# [Exercise brief]
Whatever appears in the entries must be given again exactly.

# [Data to process]

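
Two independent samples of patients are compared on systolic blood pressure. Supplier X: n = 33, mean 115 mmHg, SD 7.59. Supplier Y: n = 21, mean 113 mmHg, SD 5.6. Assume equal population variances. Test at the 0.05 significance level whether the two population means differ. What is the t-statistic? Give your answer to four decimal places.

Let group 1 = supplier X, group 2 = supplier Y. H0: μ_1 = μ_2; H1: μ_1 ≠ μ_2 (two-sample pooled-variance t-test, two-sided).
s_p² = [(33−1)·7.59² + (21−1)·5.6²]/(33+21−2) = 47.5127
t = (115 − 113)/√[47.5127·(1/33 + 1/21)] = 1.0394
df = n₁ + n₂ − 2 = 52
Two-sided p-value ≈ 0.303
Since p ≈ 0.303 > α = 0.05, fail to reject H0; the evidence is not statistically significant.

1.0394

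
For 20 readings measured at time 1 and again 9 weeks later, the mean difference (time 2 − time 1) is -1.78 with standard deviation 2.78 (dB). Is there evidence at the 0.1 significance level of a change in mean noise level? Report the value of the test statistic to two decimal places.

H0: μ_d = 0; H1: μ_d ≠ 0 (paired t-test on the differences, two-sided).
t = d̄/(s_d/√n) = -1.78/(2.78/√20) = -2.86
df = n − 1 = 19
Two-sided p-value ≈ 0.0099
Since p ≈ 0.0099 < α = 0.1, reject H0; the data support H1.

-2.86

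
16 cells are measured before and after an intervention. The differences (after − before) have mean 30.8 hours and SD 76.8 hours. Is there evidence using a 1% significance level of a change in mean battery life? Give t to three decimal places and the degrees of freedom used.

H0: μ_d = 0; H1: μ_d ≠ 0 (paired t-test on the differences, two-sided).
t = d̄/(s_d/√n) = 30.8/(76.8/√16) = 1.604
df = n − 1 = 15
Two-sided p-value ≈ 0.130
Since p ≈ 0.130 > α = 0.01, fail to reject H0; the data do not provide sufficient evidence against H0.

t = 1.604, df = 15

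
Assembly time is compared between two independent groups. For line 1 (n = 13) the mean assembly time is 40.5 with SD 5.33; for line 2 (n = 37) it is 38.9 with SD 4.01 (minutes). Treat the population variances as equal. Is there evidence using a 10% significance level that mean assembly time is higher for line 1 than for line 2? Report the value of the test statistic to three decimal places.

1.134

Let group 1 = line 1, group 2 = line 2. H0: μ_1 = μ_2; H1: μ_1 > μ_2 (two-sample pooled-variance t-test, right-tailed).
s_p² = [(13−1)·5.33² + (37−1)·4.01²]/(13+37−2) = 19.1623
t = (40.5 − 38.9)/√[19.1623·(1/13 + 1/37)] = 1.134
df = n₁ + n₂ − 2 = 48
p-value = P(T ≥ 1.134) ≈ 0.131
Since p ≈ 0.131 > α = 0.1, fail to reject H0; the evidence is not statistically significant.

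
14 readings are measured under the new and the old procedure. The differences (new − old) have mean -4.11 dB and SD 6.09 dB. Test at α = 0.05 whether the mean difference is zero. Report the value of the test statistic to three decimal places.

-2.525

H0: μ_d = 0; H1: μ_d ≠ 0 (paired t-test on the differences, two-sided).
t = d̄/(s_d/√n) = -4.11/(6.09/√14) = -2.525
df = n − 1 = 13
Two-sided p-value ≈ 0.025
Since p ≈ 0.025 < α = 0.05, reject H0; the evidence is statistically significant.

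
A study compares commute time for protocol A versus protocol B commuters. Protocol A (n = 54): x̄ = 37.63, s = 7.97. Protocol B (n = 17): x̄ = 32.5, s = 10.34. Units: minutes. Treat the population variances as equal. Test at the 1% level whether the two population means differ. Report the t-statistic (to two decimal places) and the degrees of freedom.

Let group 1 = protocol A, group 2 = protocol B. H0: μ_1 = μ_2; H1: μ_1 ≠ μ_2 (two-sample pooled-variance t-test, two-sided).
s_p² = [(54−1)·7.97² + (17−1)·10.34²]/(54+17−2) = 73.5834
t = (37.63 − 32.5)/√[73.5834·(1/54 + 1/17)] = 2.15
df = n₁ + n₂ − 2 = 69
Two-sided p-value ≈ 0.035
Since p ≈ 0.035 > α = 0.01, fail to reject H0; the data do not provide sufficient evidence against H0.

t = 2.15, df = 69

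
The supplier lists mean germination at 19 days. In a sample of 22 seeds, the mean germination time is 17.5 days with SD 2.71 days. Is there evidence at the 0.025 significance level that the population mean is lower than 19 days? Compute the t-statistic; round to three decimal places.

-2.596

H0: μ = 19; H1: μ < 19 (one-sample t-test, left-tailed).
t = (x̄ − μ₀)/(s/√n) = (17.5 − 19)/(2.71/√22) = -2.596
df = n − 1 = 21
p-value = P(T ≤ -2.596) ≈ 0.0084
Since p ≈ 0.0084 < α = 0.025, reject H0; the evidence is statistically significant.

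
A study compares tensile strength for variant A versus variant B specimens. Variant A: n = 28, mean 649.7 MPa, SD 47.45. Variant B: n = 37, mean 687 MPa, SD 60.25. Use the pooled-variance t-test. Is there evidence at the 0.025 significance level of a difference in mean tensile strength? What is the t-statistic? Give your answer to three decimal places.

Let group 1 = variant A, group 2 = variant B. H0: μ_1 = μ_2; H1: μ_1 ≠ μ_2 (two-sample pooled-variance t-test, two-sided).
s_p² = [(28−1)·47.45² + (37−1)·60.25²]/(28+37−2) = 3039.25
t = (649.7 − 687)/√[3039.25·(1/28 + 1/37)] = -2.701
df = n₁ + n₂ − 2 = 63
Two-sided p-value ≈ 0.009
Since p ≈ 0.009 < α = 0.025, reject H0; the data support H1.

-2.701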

# [Exercise answer]
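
Two independent samples of patients are compared on systolic blood pressure. Supplier X: n = 33, mean 115 mmHg, SD 7.59. Supplier Y: n = 21, mean 113 mmHg, SD 5.6. Assume equal population variances. Test at the 0.05 significance level whether the two population means differ. What is the t-statistic? Give your answer to four decimal places.

Let group 1 = supplier X, group 2 = supplier Y. H0: μ_1 = μ_2; H1: μ_1 ≠ μ_2 (two-sample pooled-variance t-test, two-sided).
s_p² = [(33−1)·7.59² + (21−1)·5.6²]/(33+21−2) = 47.5127
t = (115 − 113)/√[47.5127·(1/33 + 1/21)] = 1.0394
df = n₁ + n₂ − 2 = 52
Two-sided p-value ≈ 0.303
Since p ≈ 0.303 > α = 0.05, fail to reject H0; the evidence is not statistically significant.

1.0394

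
For 20 readings measured at time 1 and again 9 weeks later, the mean difference (time 2 − time 1) is -1.78 with standard deviation 2.78 (dB). Is there evidence at the 0.1 significance level of a change in mean noise level? Report the value of the test statistic to two decimal places.

H0: μ_d = 0; H1: μ_d ≠ 0 (paired t-test on the differences, two-sided).
t = d̄/(s_d/√n) = -1.78/(2.78/√20) = -2.86
df = n − 1 = 19
Two-sided p-value ≈ 0.0099
Since p ≈ 0.0099 < α = 0.1, reject H0; the data support H1.

-2.86

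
16 cells are measured before and after an intervention. The differences (after − before) have mean 30.8 hours and SD 76.8 hours. Is there evidence using a 1% significance level of a change in mean battery life? Give t to three decimal places and the degrees of freedom used.

H0: μ_d = 0; H1: μ_d ≠ 0 (paired t-test on the differences, two-sided).
t = d̄/(s_d/√n) = 30.8/(76.8/√16) = 1.604
df = n − 1 = 15
Two-sided p-value ≈ 0.130
Since p ≈ 0.130 > α = 0.01, fail to reject H0; the data do not provide sufficient evidence against H0.

t = 1.604, df = 15

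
Assembly time is compared between two independent groups. For line 1 (n = 13) the mean assembly time is 40.5 with SD 5.33; for line 2 (n = 37) it is 38.9 with SD 4.01 (minutes). Treat the population variances as equal. Is there evidence using a 10% significance level that mean assembly time is higher for line 1 than for line 2? Report the value of the test statistic to three decimal places.

1.134

Let group 1 = line 1, group 2 = line 2. H0: μ_1 = μ_2; H1: μ_1 > μ_2 (two-sample pooled-variance t-test, right-tailed).
s_p² = [(13−1)·5.33² + (37−1)·4.01²]/(13+37−2) = 19.1623
t = (40.5 − 38.9)/√[19.1623·(1/13 + 1/37)] = 1.134
df = n₁ + n₂ − 2 = 48
p-value = P(T ≥ 1.134) ≈ 0.131
Since p ≈ 0.131 > α = 0.1, fail to reject H0; the evidence is not statistically significant.

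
14 readings are measured under the new and the old procedure. The differences (new − old) have mean -4.11 dB and SD 6.09 dB. Test at α = 0.05 whether the mean difference is zero. Report the value of the test statistic to three decimal places.

-2.525

H0: μ_d = 0; H1: μ_d ≠ 0 (paired t-test on the differences, two-sided).
t = d̄/(s_d/√n) = -4.11/(6.09/√14) = -2.525
df = n − 1 = 13
Two-sided p-value ≈ 0.025
Since p ≈ 0.025 < α = 0.05, reject H0; the evidence is statistically significant.

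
A study compares commute time for protocol A versus protocol B commuters. Protocol A (n = 54): x̄ = 37.63, s = 7.97. Protocol B (n = 17): x̄ = 32.5, s = 10.34. Units: minutes. Treat the population variances as equal. Test at the 1% level whether the two population means differ. Report the t-statistic (to two decimal places) and the degrees of freedom.

Let group 1 = protocol A, group 2 = protocol B. H0: μ_1 = μ_2; H1: μ_1 ≠ μ_2 (two-sample pooled-variance t-test, two-sided).
s_p² = [(54−1)·7.97² + (17−1)·10.34²]/(54+17−2) = 73.5834
t = (37.63 − 32.5)/√[73.5834·(1/54 + 1/17)] = 2.15
df = n₁ + n₂ − 2 = 69
Two-sided p-value ≈ 0.035
Since p ≈ 0.035 > α = 0.01, fail to reject H0; the data do not provide sufficient evidence against H0.

t = 2.15, df = 69

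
The supplier lists mean germination at 19 days. In a sample of 22 seeds, the mean germination time is 17.5 days with SD 2.71 days. Is there evidence at the 0.025 significance level that the population mean is lower than 19 days? Compute the t-statistic; round to three decimal places.

-2.596

H0: μ = 19; H1: μ < 19 (one-sample t-test, left-tailed).
t = (x̄ − μ₀)/(s/√n) = (17.5 − 19)/(2.71/√22) = -2.596
df = n − 1 = 21
p-value = P(T ≤ -2.596) ≈ 0.0084
Since p ≈ 0.0084 < α = 0.025, reject H0; the evidence is statistically significant.

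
A study compares tensile strength for variant A versus variant B specimens. Variant A: n = 28, mean 649.7 MPa, SD 47.45. Variant B: n = 37, mean 687 MPa, SD 60.25. Use the pooled-variance t-test. Is there evidence at the 0.025 significance level of a difference in mean tensile strength? What is the t-statistic? Give your answer to three decimal places.

Let group 1 = variant A, group 2 = variant B. H0: μ_1 = μ_2; H1: μ_1 ≠ μ_2 (two-sample pooled-variance t-test, two-sided).
s_p² = [(28−1)·47.45² + (37−1)·60.25²]/(28+37−2) = 3039.25
t = (649.7 − 687)/√[3039.25·(1/28 + 1/37)] = -2.701
df = n₁ + n₂ − 2 = 63
Two-sided p-value ≈ 0.009
Since p ≈ 0.009 < α = 0.025, reject H0; the data support H1.

-2.701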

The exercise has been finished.